**Work order:** Return each line of the material verbatim.
=== Begin Enclosure ===
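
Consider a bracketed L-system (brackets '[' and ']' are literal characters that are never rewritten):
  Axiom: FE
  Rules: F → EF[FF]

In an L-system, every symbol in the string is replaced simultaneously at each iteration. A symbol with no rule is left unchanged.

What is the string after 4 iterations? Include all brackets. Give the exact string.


Answer: EEEEF[FF][EF[FF]EF[FF]][EEF[FF][EF[FF]EF[FF]]EEF[FF][EF[FF]EF[FF]]][EEEF[FF][EF[FF]EF[FF]][EEF[FF][EF[FF]EF[FF]]EEF[FF][EF[FF]EF[FF]]]EEEF[FF][EF[FF]EF[FF]][EEF[FF][EF[FF]EF[FF]]EEF[FF][EF[FF]EF[FF]]]]E

Derivation:
Step 0: FE
Step 1: EF[FF]E
Step 2: EEF[FF][EF[FF]EF[FF]]E
Step 3: EEEF[FF][EF[FF]EF[FF]][EEF[FF][EF[FF]EF[FF]]EEF[FF][EF[FF]EF[FF]]]E
Step 4: EEEEF[FF][EF[FF]EF[FF]][EEF[FF][EF[FF]EF[FF]]EEF[FF][EF[FF]EF[FF]]][EEEF[FF][EF[FF]EF[FF]][EEF[FF][EF[FF]EF[FF]]EEF[FF][EF[FF]EF[FF]]]EEEF[FF][EF[FF]EF[FF]][EEF[FF][EF[FF]EF[FF]]EEF[FF][EF[FF]EF[FF]]]]E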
=== End Enclosure ===
**Response:**
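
Consider a bracketed L-system (brackets '[' and ']' are literal characters that are never rewritten):
  Axiom: FE
  Rules: F → EF[FF]

In an L-system, every symbol in the string is replaced simultaneously at each iteration. A symbol with no rule is left unchanged.

What is the string after 4 iterations? Include all brackets. Give the exact string.


Answer: EEEEF[FF][EF[FF]EF[FF]][EEF[FF][EF[FF]EF[FF]]EEF[FF][EF[FF]EF[FF]]][EEEF[FF][EF[FF]EF[FF]][EEF[FF][EF[FF]EF[FF]]EEF[FF][EF[FF]EF[FF]]]EEEF[FF][EF[FF]EF[FF]][EEF[FF][EF[FF]EF[FF]]EEF[FF][EF[FF]EF[FF]]]]E

Derivation:
Step 0: FE
Step 1: EF[FF]E
Step 2: EEF[FF][EF[FF]EF[FF]]E
Step 3: EEEF[FF][EF[FF]EF[FF]][EEF[FF][EF[FF]EF[FF]]EEF[FF][EF[FF]EF[FF]]]E
Step 4: EEEEF[FF][EF[FF]EF[FF]][EEF[FF][EF[FF]EF[FF]]EEF[FF][EF[FF]EF[FF]]][EEEF[FF][EF[FF]EF[FF]][EEF[FF][EF[FF]EF[FF]]EEF[FF][EF[FF]EF[FF]]]EEEF[FF][EF[FF]EF[FF]][EEF[FF][EF[FF]EF[FF]]EEF[FF][EF[FF]EF[FF]]]]E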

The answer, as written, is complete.